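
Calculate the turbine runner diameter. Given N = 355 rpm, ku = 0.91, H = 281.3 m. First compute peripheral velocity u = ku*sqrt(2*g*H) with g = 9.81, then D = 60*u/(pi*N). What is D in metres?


u = 0.91 * sqrt(2*9.81*281.3) = 67.6045 m/s
D = 60 * 67.6045 / (pi * 355) = 3.6370 m


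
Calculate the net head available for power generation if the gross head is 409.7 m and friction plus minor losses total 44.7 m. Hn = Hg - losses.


Hn = 409.7 - 44.7 = 365.0000 m


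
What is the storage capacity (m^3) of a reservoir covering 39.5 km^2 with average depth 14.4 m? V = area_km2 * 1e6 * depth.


V = 39.5 * 1e6 * 14.4 = 5.6880e+08 m^3


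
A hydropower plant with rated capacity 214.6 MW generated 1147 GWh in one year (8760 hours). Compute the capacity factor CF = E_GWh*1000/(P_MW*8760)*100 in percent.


CF = 1147 * 1000 / (214.6 * 8760) * 100 = 61.0140 %


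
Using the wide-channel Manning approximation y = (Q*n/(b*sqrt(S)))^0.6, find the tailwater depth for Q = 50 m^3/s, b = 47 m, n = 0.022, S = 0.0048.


y = (50 * 0.022 / (47 * 0.0048^0.5))^0.6 = 0.5214 m


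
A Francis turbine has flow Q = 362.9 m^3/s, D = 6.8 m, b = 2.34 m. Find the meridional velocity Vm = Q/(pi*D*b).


Vm = 362.9 / (pi * 6.8 * 2.34) = 7.2596 m/s


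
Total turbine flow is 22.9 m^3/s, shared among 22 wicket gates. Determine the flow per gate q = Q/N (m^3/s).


q = 22.9 / 22 = 1.0409 m^3/s


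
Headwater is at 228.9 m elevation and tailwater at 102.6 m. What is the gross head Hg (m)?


Hg = 228.9 - 102.6 = 126.3000 m


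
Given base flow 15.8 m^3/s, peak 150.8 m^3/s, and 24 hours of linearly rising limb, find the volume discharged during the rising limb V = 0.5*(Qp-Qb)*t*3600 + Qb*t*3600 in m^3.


V = 0.5*(150.8 - 15.8)*24*3600 + 15.8*24*3600 = 7.1971e+06 m^3


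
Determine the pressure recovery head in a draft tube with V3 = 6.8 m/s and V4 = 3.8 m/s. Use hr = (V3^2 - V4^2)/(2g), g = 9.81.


hr = (6.8^2 - 3.8^2) / (2*9.81) = 1.6208 m


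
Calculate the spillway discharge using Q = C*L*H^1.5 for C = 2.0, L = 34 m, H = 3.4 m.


Q = 2.0 * 34 * 3.4^1.5 = 426.3117 m^3/s


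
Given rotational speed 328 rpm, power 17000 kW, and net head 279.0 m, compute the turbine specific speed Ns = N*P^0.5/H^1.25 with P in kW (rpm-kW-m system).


Ns = 328 * 17000^0.5 / 279.0^1.25 = 37.5053


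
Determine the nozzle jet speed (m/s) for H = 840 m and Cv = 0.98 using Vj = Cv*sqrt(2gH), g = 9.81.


Vj = 0.98 * sqrt(2*9.81*840) = 125.8100 m/s


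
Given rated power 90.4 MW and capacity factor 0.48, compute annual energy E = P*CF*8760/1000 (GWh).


E = 90.4 * 0.48 * 8760 / 1000 = 380.1139 GWh


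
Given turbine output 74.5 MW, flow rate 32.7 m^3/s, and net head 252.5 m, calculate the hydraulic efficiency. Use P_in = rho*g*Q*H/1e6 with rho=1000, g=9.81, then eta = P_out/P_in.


P_in = 1000 * 9.81 * 32.7 * 252.5 / 1e6 = 80.9987 MW
eta = 74.5 / 80.9987 = 0.9198


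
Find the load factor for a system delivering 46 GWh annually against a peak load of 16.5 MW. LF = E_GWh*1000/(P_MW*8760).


LF = 46 * 1000 / (16.5 * 8760) = 0.3183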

• WHAT IS NEEDED:
Output all the lines above. Keep each one exact.

• RESULT FOR THIS EXERCISE:
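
Calculate the turbine runner diameter. Given N = 355 rpm, ku = 0.91, H = 281.3 m. First compute peripheral velocity u = ku*sqrt(2*g*H) with g = 9.81, then D = 60*u/(pi*N). What is D in metres?


u = 0.91 * sqrt(2*9.81*281.3) = 67.6045 m/s
D = 60 * 67.6045 / (pi * 355) = 3.6370 m


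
Calculate the net head available for power generation if the gross head is 409.7 m and friction plus minor losses total 44.7 m. Hn = Hg - losses.


Hn = 409.7 - 44.7 = 365.0000 m


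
What is the storage capacity (m^3) of a reservoir covering 39.5 km^2 with average depth 14.4 m? V = area_km2 * 1e6 * depth.


V = 39.5 * 1e6 * 14.4 = 5.6880e+08 m^3


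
A hydropower plant with rated capacity 214.6 MW generated 1147 GWh in one year (8760 hours). Compute the capacity factor CF = E_GWh*1000/(P_MW*8760)*100 in percent.


CF = 1147 * 1000 / (214.6 * 8760) * 100 = 61.0140 %


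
Using the wide-channel Manning approximation y = (Q*n/(b*sqrt(S)))^0.6, find the tailwater depth for Q = 50 m^3/s, b = 47 m, n = 0.022, S = 0.0048.


y = (50 * 0.022 / (47 * 0.0048^0.5))^0.6 = 0.5214 m


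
A Francis turbine has flow Q = 362.9 m^3/s, D = 6.8 m, b = 2.34 m. Find the meridional velocity Vm = Q/(pi*D*b).


Vm = 362.9 / (pi * 6.8 * 2.34) = 7.2596 m/s


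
Total turbine flow is 22.9 m^3/s, shared among 22 wicket gates. Determine the flow per gate q = Q/N (m^3/s).


q = 22.9 / 22 = 1.0409 m^3/s


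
Headwater is at 228.9 m elevation and tailwater at 102.6 m. What is the gross head Hg (m)?


Hg = 228.9 - 102.6 = 126.3000 m


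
Given base flow 15.8 m^3/s, peak 150.8 m^3/s, and 24 hours of linearly rising limb, find the volume discharged during the rising limb V = 0.5*(Qp-Qb)*t*3600 + Qb*t*3600 in m^3.


V = 0.5*(150.8 - 15.8)*24*3600 + 15.8*24*3600 = 7.1971e+06 m^3


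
Determine the pressure recovery head in a draft tube with V3 = 6.8 m/s and V4 = 3.8 m/s. Use hr = (V3^2 - V4^2)/(2g), g = 9.81.


hr = (6.8^2 - 3.8^2) / (2*9.81) = 1.6208 m


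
Calculate the spillway discharge using Q = C*L*H^1.5 for C = 2.0, L = 34 m, H = 3.4 m.


Q = 2.0 * 34 * 3.4^1.5 = 426.3117 m^3/s


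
Given rotational speed 328 rpm, power 17000 kW, and net head 279.0 m, compute the turbine specific speed Ns = N*P^0.5/H^1.25 with P in kW (rpm-kW-m system).


Ns = 328 * 17000^0.5 / 279.0^1.25 = 37.5053


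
Determine the nozzle jet speed (m/s) for H = 840 m and Cv = 0.98 using Vj = Cv*sqrt(2gH), g = 9.81.


Vj = 0.98 * sqrt(2*9.81*840) = 125.8100 m/s


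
Given rated power 90.4 MW and capacity factor 0.48, compute annual energy E = P*CF*8760/1000 (GWh).


E = 90.4 * 0.48 * 8760 / 1000 = 380.1139 GWh


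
Given turbine output 74.5 MW, flow rate 32.7 m^3/s, and net head 252.5 m, calculate the hydraulic efficiency. Use P_in = rho*g*Q*H/1e6 with rho=1000, g=9.81, then eta = P_out/P_in.


P_in = 1000 * 9.81 * 32.7 * 252.5 / 1e6 = 80.9987 MW
eta = 74.5 / 80.9987 = 0.9198


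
Find the load factor for a system delivering 46 GWh annually against a peak load of 16.5 MW. LF = E_GWh*1000/(P_MW*8760).


LF = 46 * 1000 / (16.5 * 8760) = 0.3183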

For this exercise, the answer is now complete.